* What needs to be done *
Copy the records that follow exactly, leaving nothing out.

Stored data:

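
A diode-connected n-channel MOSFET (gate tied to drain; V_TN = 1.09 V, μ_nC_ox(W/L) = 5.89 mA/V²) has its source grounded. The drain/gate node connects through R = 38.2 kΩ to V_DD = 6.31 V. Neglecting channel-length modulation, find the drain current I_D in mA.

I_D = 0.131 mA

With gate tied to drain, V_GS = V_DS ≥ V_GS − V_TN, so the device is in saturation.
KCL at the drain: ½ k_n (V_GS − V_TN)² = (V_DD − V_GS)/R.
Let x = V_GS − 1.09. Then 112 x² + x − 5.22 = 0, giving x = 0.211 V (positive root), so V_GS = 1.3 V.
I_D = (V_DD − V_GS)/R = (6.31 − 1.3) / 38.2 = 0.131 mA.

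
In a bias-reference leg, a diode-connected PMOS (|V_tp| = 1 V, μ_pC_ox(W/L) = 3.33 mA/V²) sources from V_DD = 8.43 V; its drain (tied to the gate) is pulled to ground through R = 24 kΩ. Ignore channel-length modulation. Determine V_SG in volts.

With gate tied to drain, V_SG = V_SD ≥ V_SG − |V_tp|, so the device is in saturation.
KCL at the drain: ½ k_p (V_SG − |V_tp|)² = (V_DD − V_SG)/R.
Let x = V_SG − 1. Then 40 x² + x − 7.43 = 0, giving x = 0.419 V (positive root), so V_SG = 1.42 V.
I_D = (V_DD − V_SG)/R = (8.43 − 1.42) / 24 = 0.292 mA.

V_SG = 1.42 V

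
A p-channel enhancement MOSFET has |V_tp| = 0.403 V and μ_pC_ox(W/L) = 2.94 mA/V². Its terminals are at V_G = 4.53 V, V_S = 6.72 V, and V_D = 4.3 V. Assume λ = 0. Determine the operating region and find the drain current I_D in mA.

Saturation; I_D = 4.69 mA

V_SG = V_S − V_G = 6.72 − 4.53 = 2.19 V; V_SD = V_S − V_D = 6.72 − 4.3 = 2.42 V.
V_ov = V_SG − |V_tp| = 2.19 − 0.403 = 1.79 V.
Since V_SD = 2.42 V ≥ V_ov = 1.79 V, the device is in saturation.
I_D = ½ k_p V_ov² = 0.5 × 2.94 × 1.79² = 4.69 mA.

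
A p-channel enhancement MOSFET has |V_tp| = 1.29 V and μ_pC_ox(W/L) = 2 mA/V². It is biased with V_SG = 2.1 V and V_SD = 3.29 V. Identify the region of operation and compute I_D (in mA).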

* Solution to the problem *
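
A diode-connected n-channel MOSFET (gate tied to drain; V_TN = 1.09 V, μ_nC_ox(W/L) = 5.89 mA/V²) has its source grounded. The drain/gate node connects through R = 38.2 kΩ to V_DD = 6.31 V. Neglecting channel-length modulation, find the drain current I_D in mA.

I_D = 0.131 mA

With gate tied to drain, V_GS = V_DS ≥ V_GS − V_TN, so the device is in saturation.
KCL at the drain: ½ k_n (V_GS − V_TN)² = (V_DD − V_GS)/R.
Let x = V_GS − 1.09. Then 112 x² + x − 5.22 = 0, giving x = 0.211 V (positive root), so V_GS = 1.3 V.
I_D = (V_DD − V_GS)/R = (6.31 − 1.3) / 38.2 = 0.131 mA.

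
In a bias-reference leg, a diode-connected PMOS (|V_tp| = 1 V, μ_pC_ox(W/L) = 3.33 mA/V²) sources from V_DD = 8.43 V; its drain (tied to the gate) is pulled to ground through R = 24 kΩ. Ignore channel-length modulation. Determine V_SG in volts.

With gate tied to drain, V_SG = V_SD ≥ V_SG − |V_tp|, so the device is in saturation.
KCL at the drain: ½ k_p (V_SG − |V_tp|)² = (V_DD − V_SG)/R.
Let x = V_SG − 1. Then 40 x² + x − 7.43 = 0, giving x = 0.419 V (positive root), so V_SG = 1.42 V.
I_D = (V_DD − V_SG)/R = (8.43 − 1.42) / 24 = 0.292 mA.

V_SG = 1.42 V

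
A p-channel enhancement MOSFET has |V_tp| = 0.403 V and μ_pC_ox(W/L) = 2.94 mA/V². Its terminals are at V_G = 4.53 V, V_S = 6.72 V, and V_D = 4.3 V. Assume λ = 0. Determine the operating region and find the drain current I_D in mA.

Saturation; I_D = 4.69 mA

V_SG = V_S − V_G = 6.72 − 4.53 = 2.19 V; V_SD = V_S − V_D = 6.72 − 4.3 = 2.42 V.
V_ov = V_SG − |V_tp| = 2.19 − 0.403 = 1.79 V.
Since V_SD = 2.42 V ≥ V_ov = 1.79 V, the device is in saturation.
I_D = ½ k_p V_ov² = 0.5 × 2.94 × 1.79² = 4.69 mA.

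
A p-channel enhancement MOSFET has |V_tp| = 1.29 V and μ_pC_ox(W/L) = 2 mA/V². It is biased with V_SG = 2.1 V and V_SD = 3.29 V. Identify the region of operation and compute I_D (in mA).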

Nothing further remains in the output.